TASK DIRECTIONS
Could you restate word for word every line from the one containing "An infrastructure bond has a par value of ₹1,000, a" to the end of the records, and nothing else?

[Dataset entries]
○ ○ ○

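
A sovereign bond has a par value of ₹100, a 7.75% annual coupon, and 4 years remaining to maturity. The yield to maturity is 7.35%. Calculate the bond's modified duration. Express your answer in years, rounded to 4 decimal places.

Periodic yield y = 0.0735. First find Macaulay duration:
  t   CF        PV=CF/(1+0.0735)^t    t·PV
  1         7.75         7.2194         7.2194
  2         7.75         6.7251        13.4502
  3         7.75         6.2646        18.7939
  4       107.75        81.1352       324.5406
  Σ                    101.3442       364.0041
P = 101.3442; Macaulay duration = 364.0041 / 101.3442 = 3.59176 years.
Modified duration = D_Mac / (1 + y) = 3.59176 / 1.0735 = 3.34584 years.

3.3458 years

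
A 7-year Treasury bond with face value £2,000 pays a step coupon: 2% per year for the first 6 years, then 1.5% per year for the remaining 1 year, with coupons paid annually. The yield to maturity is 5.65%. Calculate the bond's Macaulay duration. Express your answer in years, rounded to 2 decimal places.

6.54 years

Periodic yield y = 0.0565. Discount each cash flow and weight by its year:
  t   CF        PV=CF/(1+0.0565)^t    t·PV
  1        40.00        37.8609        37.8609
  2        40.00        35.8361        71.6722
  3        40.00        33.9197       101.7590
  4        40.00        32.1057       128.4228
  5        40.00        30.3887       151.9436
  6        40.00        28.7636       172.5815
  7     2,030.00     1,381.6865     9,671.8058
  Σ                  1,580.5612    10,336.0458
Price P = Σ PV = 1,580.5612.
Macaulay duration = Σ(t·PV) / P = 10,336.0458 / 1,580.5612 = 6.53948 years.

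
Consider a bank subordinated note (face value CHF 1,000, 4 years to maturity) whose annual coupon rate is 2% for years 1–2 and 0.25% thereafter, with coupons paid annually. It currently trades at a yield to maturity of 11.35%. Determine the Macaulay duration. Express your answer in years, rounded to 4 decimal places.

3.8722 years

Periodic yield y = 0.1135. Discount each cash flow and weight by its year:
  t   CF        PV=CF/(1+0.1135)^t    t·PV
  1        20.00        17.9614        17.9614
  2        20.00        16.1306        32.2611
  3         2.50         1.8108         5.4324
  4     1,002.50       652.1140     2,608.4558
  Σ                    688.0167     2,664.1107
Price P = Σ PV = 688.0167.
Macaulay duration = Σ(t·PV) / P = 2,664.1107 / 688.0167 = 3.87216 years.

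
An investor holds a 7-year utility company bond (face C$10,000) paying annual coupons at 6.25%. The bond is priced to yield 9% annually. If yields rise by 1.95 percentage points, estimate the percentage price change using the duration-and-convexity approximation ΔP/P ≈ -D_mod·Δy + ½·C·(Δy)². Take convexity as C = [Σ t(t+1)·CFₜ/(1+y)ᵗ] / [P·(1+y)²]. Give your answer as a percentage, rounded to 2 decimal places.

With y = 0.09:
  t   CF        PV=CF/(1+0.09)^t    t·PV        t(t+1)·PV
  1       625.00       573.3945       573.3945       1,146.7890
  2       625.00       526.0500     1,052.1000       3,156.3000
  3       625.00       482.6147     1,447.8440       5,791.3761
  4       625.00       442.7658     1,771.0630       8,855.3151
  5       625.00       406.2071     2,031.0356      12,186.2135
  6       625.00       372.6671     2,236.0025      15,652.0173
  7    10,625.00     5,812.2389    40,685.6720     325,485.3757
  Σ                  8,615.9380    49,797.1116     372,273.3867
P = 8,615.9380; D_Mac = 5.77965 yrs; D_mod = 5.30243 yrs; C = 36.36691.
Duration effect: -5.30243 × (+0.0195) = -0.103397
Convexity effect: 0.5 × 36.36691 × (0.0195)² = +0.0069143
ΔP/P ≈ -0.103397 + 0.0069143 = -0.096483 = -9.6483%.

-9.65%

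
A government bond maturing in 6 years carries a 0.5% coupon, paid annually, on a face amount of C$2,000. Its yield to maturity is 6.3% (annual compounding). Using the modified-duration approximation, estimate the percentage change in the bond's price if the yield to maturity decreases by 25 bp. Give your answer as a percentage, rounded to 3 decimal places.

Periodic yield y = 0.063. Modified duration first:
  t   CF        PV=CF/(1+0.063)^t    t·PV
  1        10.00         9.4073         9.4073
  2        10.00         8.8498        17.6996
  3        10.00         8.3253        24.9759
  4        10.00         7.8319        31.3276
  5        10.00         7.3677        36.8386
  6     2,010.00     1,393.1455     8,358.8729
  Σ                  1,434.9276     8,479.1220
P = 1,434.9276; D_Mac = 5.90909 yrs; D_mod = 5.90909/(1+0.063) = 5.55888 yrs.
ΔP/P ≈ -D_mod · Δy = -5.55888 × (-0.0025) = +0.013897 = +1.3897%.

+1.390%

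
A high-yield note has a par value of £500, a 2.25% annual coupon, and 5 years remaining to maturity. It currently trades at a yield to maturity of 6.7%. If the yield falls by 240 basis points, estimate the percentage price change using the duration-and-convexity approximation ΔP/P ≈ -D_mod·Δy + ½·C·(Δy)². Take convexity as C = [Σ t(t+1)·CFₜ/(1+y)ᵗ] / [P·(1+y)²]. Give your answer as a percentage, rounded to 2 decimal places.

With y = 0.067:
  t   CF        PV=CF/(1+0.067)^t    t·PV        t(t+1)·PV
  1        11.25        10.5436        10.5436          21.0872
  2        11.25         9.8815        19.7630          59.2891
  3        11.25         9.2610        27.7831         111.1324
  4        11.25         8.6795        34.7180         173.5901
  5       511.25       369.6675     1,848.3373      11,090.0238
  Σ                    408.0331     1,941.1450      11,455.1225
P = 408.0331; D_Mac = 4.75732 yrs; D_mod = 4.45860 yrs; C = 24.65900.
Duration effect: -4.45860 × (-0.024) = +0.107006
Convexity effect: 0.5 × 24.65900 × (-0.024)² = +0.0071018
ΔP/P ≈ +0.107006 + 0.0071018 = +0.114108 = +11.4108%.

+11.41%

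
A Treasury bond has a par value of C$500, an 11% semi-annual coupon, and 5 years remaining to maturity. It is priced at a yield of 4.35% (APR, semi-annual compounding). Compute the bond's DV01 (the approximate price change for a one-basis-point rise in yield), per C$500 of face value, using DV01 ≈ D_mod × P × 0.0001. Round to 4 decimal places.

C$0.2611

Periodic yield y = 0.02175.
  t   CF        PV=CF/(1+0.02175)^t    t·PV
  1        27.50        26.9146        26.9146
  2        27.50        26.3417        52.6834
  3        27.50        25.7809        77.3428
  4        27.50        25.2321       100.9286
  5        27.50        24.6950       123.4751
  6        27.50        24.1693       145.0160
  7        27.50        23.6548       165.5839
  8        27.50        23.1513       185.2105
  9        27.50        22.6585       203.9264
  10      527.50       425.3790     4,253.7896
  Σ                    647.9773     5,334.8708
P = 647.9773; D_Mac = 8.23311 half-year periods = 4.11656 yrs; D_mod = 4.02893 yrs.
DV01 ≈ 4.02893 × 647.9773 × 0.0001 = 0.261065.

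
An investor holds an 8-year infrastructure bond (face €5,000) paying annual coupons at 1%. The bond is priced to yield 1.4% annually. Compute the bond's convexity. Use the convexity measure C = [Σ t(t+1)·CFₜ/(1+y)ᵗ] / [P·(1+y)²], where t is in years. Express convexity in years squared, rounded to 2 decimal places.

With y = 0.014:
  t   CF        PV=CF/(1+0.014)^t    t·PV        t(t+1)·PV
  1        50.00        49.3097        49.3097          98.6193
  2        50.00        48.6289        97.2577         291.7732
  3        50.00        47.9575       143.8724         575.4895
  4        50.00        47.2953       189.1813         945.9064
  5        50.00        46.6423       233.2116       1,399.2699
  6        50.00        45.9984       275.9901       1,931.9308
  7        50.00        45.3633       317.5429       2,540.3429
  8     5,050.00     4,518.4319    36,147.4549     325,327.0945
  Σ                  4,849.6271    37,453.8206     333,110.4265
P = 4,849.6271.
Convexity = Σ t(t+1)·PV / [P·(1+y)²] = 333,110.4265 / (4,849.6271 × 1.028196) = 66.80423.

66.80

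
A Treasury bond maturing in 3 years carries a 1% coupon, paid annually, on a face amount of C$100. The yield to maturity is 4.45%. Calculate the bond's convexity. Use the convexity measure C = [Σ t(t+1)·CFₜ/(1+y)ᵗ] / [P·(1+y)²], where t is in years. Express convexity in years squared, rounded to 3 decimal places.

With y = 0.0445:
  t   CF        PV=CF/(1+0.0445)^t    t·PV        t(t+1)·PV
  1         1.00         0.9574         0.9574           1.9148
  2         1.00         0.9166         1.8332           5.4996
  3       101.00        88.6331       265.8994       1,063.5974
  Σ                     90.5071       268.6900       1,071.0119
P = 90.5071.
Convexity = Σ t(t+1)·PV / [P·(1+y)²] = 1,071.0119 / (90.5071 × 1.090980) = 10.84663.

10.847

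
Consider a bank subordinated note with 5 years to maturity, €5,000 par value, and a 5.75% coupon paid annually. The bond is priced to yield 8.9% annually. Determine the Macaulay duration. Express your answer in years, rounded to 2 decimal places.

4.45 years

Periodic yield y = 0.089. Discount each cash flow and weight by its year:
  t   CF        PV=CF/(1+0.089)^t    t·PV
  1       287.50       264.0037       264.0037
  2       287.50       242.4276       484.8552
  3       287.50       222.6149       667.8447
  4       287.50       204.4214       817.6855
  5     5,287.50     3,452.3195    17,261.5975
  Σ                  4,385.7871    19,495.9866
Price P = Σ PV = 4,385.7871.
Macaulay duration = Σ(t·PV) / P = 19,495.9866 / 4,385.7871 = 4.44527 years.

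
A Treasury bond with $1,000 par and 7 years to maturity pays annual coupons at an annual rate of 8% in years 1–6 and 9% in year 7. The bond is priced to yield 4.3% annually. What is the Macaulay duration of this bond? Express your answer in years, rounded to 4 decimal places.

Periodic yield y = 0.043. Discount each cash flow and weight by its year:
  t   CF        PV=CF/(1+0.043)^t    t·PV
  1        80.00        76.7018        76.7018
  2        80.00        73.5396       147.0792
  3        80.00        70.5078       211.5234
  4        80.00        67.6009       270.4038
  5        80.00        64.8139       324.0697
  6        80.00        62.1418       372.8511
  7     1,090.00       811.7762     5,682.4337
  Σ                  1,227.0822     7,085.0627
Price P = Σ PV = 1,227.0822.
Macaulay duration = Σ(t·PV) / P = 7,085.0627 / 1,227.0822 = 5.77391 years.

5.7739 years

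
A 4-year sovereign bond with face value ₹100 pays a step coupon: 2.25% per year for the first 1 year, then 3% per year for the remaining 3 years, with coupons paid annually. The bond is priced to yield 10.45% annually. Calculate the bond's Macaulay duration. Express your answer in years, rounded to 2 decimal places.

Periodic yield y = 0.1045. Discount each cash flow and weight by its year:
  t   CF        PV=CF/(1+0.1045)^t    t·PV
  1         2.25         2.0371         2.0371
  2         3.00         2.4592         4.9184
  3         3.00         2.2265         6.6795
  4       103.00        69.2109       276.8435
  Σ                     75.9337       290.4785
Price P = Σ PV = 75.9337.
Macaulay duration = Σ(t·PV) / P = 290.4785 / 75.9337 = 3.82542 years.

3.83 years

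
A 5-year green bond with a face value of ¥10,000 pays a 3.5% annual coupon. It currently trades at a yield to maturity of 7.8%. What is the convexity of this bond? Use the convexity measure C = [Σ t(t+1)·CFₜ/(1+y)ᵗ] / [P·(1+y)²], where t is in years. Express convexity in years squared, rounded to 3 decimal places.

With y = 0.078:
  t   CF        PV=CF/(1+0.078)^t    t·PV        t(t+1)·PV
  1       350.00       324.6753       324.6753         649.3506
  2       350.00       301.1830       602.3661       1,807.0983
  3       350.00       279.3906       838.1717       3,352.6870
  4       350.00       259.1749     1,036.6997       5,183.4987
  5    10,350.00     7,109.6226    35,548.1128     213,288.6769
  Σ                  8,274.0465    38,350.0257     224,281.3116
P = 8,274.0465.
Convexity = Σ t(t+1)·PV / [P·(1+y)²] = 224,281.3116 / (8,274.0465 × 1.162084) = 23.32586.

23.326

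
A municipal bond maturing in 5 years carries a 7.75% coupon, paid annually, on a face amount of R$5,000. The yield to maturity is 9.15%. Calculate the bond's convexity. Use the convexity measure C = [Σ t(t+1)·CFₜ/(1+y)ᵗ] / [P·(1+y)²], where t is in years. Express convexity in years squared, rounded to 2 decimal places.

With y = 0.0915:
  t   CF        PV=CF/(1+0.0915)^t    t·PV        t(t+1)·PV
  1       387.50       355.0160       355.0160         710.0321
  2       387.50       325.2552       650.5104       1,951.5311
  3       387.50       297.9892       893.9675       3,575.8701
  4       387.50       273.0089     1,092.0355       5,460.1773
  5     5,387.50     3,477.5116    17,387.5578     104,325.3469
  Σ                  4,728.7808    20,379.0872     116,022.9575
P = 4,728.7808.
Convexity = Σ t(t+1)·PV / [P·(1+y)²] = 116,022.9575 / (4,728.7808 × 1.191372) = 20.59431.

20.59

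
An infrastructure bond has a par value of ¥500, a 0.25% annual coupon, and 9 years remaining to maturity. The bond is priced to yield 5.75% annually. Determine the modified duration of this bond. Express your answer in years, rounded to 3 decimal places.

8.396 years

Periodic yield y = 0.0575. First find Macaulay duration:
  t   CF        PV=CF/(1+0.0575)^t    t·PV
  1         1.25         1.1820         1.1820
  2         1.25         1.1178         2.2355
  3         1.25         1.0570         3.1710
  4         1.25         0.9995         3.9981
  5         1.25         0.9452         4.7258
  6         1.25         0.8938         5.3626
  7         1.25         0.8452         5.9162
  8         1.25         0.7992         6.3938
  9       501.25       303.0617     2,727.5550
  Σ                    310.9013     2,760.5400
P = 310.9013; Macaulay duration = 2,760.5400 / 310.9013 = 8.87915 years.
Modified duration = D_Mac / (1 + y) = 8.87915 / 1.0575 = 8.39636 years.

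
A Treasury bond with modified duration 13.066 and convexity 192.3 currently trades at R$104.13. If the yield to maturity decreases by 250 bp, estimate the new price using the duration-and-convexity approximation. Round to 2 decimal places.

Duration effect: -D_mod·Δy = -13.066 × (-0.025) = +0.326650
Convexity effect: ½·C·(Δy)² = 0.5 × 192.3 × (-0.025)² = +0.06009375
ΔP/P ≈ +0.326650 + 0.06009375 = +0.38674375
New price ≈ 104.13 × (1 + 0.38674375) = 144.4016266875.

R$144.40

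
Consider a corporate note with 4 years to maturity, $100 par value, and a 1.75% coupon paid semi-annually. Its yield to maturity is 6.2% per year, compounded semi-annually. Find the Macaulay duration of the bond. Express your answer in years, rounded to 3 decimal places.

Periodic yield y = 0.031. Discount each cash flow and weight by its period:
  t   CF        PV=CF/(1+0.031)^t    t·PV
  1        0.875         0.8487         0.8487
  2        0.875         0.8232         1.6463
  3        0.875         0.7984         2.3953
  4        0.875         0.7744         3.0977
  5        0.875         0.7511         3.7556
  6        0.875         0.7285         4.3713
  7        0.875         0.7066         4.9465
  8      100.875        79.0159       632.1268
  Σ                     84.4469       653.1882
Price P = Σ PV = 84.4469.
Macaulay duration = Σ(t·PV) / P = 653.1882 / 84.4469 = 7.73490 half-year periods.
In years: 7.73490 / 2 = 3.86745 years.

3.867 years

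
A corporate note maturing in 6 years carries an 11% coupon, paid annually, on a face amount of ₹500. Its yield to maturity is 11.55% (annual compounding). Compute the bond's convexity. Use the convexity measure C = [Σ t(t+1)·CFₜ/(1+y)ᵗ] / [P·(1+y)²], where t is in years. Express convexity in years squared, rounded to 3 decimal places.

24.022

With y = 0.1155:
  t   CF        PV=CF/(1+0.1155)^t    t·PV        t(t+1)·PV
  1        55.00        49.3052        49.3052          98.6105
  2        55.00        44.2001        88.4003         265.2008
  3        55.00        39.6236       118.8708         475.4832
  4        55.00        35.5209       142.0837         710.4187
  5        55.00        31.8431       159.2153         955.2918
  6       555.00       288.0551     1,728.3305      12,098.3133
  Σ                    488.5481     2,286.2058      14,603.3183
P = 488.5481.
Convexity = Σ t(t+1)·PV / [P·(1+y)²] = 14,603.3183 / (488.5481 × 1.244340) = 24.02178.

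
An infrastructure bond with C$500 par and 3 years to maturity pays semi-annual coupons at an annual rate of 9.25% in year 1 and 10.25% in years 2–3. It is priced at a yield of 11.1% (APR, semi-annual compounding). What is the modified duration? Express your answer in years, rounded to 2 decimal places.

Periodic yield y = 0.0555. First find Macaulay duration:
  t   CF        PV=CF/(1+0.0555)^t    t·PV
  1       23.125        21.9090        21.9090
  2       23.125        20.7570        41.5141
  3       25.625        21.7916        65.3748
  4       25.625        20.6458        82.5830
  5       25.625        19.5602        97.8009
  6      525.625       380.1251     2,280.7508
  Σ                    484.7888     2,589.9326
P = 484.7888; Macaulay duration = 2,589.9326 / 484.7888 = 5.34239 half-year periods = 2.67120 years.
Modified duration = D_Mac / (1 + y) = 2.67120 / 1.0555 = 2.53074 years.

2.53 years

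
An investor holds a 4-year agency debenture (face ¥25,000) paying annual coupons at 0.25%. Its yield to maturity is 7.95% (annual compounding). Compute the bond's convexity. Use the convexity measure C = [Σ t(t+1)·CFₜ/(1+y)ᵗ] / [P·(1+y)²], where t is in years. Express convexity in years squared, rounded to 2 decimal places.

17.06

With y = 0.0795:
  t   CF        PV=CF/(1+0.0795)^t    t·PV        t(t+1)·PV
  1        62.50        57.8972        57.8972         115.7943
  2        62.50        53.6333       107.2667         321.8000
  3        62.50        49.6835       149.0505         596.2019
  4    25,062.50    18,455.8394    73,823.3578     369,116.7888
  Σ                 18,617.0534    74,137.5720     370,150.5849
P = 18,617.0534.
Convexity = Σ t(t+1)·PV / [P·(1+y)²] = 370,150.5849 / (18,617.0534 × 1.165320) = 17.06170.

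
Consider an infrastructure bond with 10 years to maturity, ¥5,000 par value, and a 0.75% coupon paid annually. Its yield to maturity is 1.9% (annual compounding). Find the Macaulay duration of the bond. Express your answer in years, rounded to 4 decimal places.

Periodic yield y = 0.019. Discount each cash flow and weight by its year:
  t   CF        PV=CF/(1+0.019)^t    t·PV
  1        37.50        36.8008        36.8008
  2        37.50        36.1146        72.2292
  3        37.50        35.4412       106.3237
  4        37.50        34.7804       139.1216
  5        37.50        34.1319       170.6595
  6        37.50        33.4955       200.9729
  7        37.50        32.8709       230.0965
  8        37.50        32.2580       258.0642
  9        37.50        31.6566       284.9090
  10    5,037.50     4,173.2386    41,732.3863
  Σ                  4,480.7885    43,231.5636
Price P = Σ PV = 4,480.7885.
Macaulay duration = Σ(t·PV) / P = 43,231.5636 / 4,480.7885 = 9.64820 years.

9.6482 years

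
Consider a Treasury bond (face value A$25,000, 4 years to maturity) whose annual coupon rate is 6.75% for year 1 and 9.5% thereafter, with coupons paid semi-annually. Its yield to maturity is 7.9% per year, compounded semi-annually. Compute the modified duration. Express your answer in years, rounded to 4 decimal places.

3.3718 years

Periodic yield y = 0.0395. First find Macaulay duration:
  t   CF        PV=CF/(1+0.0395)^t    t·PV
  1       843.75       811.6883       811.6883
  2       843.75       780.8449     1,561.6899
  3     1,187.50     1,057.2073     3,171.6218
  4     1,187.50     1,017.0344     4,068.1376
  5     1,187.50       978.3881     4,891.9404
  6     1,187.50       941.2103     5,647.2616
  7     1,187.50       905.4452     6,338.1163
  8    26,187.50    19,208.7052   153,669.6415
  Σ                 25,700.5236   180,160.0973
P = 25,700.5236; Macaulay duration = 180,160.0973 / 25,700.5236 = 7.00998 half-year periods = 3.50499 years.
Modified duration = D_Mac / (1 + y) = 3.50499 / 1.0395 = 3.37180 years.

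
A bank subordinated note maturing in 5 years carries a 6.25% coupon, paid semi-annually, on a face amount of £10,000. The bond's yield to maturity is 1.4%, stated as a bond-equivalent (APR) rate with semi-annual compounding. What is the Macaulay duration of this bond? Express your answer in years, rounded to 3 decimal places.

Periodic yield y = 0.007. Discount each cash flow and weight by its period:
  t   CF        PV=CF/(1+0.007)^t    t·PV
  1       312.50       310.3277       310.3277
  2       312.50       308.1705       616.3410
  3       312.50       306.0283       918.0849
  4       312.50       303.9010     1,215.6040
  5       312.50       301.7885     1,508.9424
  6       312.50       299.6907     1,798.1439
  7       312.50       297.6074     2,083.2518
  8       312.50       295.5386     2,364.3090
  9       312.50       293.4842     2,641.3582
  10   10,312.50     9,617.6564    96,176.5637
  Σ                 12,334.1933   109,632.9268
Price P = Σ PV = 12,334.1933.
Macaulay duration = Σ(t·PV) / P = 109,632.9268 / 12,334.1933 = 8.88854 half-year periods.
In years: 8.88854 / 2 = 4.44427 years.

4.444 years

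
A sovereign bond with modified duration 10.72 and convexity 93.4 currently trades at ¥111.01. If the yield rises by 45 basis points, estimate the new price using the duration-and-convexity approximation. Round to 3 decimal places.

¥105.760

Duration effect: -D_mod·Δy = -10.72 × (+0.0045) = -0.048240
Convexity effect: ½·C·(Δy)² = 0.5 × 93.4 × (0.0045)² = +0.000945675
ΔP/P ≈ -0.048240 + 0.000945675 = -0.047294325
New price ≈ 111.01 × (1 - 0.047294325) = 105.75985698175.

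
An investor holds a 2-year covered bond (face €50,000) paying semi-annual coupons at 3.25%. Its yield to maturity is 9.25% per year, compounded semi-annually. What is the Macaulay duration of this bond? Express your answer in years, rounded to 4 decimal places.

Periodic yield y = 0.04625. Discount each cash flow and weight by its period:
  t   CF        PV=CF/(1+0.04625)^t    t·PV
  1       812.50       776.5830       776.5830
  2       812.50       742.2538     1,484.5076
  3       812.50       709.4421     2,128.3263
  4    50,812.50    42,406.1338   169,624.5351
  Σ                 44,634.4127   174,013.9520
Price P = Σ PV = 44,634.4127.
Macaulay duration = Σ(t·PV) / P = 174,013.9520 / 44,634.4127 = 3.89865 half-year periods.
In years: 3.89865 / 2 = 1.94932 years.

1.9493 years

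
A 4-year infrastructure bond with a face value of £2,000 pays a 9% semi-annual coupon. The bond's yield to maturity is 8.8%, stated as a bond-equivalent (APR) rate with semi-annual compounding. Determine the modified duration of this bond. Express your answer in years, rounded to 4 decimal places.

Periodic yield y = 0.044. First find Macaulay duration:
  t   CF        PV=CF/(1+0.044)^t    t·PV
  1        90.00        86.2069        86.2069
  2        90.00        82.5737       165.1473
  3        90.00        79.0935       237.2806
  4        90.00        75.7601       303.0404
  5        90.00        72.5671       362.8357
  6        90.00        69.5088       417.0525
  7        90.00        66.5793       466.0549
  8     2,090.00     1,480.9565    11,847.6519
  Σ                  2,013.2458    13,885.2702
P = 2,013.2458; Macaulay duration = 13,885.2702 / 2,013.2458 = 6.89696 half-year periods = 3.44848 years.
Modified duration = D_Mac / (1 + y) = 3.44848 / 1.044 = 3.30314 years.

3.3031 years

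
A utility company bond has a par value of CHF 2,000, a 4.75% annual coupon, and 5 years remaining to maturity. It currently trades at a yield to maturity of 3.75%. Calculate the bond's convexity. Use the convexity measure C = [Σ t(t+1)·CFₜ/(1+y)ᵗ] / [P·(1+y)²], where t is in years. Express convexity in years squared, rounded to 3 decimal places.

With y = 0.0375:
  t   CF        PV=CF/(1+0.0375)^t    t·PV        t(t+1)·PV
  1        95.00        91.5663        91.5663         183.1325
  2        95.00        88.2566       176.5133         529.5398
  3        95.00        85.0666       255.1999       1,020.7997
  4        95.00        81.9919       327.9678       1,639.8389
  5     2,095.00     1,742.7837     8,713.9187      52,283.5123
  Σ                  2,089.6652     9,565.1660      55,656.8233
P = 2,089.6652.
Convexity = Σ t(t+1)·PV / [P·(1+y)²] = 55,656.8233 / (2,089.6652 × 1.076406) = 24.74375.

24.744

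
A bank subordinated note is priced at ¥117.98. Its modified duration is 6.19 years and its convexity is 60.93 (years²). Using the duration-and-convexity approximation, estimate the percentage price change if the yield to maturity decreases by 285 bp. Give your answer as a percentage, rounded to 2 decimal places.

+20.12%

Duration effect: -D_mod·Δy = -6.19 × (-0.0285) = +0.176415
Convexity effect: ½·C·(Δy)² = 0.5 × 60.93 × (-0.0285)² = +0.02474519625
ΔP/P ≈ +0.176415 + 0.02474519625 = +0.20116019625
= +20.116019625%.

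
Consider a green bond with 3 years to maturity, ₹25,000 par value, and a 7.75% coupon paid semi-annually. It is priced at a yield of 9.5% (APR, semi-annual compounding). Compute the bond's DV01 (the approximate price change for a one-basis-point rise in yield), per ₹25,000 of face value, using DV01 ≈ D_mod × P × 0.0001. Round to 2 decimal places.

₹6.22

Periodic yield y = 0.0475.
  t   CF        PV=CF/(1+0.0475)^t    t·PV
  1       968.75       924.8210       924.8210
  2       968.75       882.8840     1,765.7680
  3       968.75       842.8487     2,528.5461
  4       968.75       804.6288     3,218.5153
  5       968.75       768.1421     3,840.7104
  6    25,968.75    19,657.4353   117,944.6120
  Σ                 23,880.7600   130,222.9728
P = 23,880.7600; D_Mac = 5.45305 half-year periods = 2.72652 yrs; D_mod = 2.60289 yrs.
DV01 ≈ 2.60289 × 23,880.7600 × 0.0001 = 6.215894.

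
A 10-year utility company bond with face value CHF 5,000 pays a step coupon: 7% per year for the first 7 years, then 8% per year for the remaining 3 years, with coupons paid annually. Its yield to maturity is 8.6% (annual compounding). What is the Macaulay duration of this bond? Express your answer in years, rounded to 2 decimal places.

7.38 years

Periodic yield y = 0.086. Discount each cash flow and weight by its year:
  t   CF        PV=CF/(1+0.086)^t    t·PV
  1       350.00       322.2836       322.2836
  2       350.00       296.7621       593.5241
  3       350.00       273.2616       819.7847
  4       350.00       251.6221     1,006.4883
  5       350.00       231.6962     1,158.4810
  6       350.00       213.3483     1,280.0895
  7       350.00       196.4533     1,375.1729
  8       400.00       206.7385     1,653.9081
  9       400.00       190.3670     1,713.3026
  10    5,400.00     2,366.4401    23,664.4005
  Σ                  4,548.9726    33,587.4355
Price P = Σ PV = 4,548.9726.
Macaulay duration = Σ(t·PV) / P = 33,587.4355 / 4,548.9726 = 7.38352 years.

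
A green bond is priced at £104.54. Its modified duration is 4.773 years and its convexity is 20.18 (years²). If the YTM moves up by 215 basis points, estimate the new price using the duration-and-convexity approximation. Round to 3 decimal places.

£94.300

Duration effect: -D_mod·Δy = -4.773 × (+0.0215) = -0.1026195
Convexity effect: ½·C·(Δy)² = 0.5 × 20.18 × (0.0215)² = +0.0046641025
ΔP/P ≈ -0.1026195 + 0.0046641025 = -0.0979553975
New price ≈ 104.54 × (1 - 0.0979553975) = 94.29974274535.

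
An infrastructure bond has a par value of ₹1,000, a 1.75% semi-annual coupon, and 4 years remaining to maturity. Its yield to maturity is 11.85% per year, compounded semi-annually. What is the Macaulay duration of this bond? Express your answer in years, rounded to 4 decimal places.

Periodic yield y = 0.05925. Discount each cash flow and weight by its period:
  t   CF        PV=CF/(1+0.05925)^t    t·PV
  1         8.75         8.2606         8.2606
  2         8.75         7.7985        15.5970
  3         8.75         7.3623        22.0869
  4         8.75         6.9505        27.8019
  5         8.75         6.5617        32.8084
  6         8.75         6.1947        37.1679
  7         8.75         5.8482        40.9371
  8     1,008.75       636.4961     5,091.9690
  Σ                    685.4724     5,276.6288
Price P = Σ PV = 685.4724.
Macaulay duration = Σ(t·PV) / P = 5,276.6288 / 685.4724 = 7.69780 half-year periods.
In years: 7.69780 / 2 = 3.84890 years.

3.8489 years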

○ ○ ○

RESPONSE AREA
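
An infrastructure bond has a par value of ₹1,000, a 1.75% semi-annual coupon, and 4 years remaining to maturity. Its yield to maturity is 11.85% per year, compounded semi-annually. What is the Macaulay duration of this bond? Express your answer in years, rounded to 4 decimal places.

Periodic yield y = 0.05925. Discount each cash flow and weight by its period:
  t   CF        PV=CF/(1+0.05925)^t    t·PV
  1         8.75         8.2606         8.2606
  2         8.75         7.7985        15.5970
  3         8.75         7.3623        22.0869
  4         8.75         6.9505        27.8019
  5         8.75         6.5617        32.8084
  6         8.75         6.1947        37.1679
  7         8.75         5.8482        40.9371
  8     1,008.75       636.4961     5,091.9690
  Σ                    685.4724     5,276.6288
Price P = Σ PV = 685.4724.
Macaulay duration = Σ(t·PV) / P = 5,276.6288 / 685.4724 = 7.69780 half-year periods.
In years: 7.69780 / 2 = 3.84890 years.

3.8489 years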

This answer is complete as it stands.